▸ Exercise instructions
The full set of records must be returned exactly, character for character.

(Dataset excerpts)

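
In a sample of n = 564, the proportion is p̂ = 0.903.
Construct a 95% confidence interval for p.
(0.879, 0.927)

Proportion CI:
SE = √(p̂(1-p̂)/n) = √(0.903 · 0.097 / 564) = 0.01246

z* = 1.960
Margin = z* · SE = 1.960 · 0.01246 = 0.0244

CI: 0.903 ± 0.0244 = (0.879, 0.927)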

▸ Reply to the task
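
In a sample of n = 564, the proportion is p̂ = 0.903.
Construct a 95% confidence interval for p.
(0.879, 0.927)

Proportion CI:
SE = √(p̂(1-p̂)/n) = √(0.903 · 0.097 / 564) = 0.01246

z* = 1.960
Margin = z* · SE = 1.960 · 0.01246 = 0.0244

CI: 0.903 ± 0.0244 = (0.879, 0.927)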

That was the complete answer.